WHAT YOU WILL DO:
Only one stretch of the data below is wanted: the lines starting at the one with "(c) the owner" and ending at the one with "(d) the owner", both included, given again exactly.

*** Opening DATA FOR THIS EXERCISE ***

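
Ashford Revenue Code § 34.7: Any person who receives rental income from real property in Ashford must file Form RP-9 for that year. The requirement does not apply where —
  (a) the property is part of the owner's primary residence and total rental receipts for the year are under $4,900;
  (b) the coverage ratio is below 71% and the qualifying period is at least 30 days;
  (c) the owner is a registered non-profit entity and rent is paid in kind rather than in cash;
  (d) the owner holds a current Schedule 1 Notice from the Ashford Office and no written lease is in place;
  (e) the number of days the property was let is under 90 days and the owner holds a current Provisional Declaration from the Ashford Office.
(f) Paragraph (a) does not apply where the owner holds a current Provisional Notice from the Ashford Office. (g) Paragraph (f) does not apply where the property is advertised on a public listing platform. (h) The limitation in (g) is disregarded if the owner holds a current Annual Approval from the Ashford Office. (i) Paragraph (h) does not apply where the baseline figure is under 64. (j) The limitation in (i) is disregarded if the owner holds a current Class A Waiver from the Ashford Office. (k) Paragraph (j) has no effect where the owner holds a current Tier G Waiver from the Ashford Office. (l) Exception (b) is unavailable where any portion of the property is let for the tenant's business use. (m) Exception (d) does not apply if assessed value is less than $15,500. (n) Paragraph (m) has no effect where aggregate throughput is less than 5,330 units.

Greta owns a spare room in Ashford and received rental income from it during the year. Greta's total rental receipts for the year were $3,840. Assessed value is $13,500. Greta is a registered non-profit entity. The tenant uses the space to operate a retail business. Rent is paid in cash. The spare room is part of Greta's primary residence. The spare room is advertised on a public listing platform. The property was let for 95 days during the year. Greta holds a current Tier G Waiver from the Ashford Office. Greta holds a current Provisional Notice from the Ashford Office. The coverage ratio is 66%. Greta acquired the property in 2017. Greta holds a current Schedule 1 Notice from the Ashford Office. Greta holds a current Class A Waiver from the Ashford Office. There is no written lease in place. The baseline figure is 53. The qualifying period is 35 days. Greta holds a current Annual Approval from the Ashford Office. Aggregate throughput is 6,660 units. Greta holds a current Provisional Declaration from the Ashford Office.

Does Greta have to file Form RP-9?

No — exception (a) applies; Greta is not required to file Form RP-9.

All of (a)'s requirements are met (the spare room is part of the primary residence; total rental receipts for the year are $3,840, under the $4,900 limit). Under paragraphs (f)–(k): (f) is triggered (a current Provisional Notice is held), but is set aside by (g): (g) is triggered — the property is publicly advertised. (h) would limit (g) — a current Annual Approval is held — but (i) sets (h) aside: (i) operates against (h): the baseline figure is 53, under the 64 limit. (j) would limit (i) — a current Class A Waiver is held — but (k) sets (j) aside: (k) operates — a current Tier G Waiver is held. So (a) applies.
Exception (b) is satisfied on its face — the coverage ratio is 66%, below the 71% limit; the qualifying period is 35 days, meeting the 30 days threshold. But: (l) operates against (b): the space is let for business use. So (b) is unavailable.
Exception (c) does not apply: rent is paid in cash.
Exception (d)'s conditions are all satisfied: a current Schedule 1 Notice is held; there is no written lease. But applying paragraphs (m)–(n): (m) is triggered — assessed value is $13,500, less than the $15,500 limit. (n) is not triggered (aggregate throughput is 6,660 units, not less than 5,330 units), so (m) stands. (d) is therefore removed.
Exception (e) does not apply: the number of days the property was let is 95 days, not under 90 days.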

*** Closing DATA FOR THIS EXERCISE ***

SOLUTION FOR THIS PROBLEM:
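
  (c) the owner is a registered non-profit entity and rent is paid in kind rather than in cash;
  (d) the owner holds a current Schedule 1 Notice from the Ashford Office and no written lease is in place;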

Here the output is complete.